> TASK DETAILS:
Present an exact copy of each line below.

> DATASET EXTRACT:
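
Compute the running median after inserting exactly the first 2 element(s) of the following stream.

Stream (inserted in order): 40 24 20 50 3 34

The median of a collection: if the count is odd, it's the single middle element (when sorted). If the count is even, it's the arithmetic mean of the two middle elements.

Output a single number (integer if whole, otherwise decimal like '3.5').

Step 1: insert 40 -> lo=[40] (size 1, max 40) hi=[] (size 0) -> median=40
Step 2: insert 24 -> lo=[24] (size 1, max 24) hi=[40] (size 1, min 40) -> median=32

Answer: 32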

> EXERCISE SOLUTION:
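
Compute the running median after inserting exactly the first 2 element(s) of the following stream.

Stream (inserted in order): 40 24 20 50 3 34

The median of a collection: if the count is odd, it's the single middle element (when sorted). If the count is even, it's the arithmetic mean of the two middle elements.

Output a single number (integer if whole, otherwise decimal like '3.5').

Step 1: insert 40 -> lo=[40] (size 1, max 40) hi=[] (size 0) -> median=40
Step 2: insert 24 -> lo=[24] (size 1, max 24) hi=[40] (size 1, min 40) -> median=32

Answer: 32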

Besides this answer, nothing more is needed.